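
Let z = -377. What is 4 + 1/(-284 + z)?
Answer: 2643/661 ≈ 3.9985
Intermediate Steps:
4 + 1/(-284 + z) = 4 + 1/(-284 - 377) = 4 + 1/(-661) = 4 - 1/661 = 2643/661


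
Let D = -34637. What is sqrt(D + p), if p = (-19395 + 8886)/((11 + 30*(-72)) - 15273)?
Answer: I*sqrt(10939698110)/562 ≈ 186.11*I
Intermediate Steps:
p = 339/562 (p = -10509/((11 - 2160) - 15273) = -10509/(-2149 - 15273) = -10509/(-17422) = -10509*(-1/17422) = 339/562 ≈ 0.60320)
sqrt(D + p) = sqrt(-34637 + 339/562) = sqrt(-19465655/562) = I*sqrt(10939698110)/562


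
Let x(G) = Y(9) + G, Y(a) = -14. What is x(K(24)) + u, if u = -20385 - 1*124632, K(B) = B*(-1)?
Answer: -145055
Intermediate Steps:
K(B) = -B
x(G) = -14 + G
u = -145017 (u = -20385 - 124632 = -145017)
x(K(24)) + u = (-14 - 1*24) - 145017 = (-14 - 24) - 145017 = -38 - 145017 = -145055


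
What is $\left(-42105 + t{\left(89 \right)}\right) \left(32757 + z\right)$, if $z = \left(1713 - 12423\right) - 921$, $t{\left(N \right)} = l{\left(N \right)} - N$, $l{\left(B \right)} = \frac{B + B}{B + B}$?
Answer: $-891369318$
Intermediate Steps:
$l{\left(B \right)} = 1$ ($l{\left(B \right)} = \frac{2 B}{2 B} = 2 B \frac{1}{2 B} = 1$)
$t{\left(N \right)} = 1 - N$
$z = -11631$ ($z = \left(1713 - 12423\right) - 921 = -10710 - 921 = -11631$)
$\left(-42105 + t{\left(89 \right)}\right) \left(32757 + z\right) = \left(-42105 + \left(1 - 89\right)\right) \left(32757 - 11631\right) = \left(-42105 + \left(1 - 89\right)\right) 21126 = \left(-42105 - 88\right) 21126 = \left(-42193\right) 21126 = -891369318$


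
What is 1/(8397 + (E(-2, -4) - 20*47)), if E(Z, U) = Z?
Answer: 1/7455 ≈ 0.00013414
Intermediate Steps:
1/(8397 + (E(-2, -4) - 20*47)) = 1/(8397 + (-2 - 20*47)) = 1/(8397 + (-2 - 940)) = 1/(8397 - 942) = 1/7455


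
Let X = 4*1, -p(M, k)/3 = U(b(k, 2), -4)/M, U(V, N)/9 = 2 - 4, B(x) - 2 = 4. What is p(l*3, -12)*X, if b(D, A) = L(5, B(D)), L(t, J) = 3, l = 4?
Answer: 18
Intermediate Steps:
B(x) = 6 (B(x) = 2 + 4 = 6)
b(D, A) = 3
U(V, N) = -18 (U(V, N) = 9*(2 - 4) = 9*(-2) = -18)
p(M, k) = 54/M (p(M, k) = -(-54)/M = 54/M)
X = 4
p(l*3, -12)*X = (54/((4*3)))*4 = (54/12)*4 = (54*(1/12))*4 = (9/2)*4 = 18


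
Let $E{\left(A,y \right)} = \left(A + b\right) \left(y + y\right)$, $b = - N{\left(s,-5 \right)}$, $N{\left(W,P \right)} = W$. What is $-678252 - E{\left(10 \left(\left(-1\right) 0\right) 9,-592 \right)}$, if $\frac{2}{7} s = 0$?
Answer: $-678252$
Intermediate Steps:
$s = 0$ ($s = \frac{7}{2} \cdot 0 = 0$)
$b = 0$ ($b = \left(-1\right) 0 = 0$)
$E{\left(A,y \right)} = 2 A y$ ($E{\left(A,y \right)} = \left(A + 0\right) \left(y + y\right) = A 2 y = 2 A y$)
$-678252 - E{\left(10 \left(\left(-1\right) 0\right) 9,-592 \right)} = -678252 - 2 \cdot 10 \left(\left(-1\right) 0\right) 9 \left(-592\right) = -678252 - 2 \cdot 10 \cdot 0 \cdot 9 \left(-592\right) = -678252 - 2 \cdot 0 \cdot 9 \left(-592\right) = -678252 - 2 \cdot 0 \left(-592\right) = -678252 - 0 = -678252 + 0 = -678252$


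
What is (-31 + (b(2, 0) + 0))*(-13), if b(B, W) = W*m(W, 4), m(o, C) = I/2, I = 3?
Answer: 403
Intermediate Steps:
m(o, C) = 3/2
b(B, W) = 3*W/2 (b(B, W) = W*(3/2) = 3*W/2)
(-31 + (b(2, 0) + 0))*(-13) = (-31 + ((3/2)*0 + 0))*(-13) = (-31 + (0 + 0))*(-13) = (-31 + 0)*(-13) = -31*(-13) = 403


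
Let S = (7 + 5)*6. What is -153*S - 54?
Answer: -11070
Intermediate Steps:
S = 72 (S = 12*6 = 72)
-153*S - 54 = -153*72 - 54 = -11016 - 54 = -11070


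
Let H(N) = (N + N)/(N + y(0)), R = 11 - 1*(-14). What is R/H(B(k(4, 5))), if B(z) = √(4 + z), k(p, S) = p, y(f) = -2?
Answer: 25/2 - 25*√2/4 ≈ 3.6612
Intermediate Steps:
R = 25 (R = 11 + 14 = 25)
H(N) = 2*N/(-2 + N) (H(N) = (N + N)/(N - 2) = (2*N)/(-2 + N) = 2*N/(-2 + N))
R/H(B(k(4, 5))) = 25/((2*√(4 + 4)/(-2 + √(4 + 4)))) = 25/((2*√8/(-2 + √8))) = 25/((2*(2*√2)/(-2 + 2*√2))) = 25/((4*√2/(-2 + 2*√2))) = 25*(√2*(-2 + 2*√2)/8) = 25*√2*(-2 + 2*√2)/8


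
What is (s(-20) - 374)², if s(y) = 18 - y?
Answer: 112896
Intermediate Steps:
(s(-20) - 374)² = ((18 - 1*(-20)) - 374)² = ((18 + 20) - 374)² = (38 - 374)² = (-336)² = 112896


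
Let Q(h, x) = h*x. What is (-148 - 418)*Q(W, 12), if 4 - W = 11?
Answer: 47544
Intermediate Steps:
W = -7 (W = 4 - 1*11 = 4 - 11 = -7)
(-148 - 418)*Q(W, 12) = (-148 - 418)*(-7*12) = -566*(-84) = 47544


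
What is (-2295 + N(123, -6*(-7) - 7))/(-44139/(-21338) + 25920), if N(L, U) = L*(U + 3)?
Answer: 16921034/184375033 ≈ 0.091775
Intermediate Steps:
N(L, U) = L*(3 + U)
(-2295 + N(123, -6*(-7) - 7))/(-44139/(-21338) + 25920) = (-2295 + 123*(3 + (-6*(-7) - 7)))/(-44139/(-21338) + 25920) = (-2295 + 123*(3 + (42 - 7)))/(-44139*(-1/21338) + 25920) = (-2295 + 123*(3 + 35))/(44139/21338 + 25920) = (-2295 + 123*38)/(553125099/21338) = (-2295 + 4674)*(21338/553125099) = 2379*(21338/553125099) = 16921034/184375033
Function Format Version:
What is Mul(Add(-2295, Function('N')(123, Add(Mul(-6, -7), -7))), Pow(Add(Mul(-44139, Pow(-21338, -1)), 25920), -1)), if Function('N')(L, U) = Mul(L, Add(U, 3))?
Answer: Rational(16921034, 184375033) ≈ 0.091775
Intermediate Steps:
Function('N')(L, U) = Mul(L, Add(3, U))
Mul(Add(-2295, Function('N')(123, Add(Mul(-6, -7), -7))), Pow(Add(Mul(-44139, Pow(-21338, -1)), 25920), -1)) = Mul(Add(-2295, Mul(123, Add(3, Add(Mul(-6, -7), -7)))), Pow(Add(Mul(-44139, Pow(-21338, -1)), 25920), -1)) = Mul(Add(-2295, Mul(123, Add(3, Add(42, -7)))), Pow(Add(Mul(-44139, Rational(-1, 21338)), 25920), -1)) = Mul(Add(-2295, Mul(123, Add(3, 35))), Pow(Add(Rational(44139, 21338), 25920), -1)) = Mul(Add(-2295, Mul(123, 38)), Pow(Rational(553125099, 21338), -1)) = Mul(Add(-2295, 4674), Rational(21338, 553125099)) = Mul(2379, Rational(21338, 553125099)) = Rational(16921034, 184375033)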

:: Work task ::
Within the listing above, locate the line containing "Answer: 47544" and the line containing "Answer: 16921034/184375033 ≈ 0.091775". Reproduce those two lines and all lines between them exactly, with nothing added.

:: Reply to the task ::
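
Answer: 47544
Intermediate Steps:
W = -7 (W = 4 - 1*11 = 4 - 11 = -7)
(-148 - 418)*Q(W, 12) = (-148 - 418)*(-7*12) = -566*(-84) = 47544


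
What is (-2295 + N(123, -6*(-7) - 7))/(-44139/(-21338) + 25920), if N(L, U) = L*(U + 3)?
Answer: 16921034/184375033 ≈ 0.091775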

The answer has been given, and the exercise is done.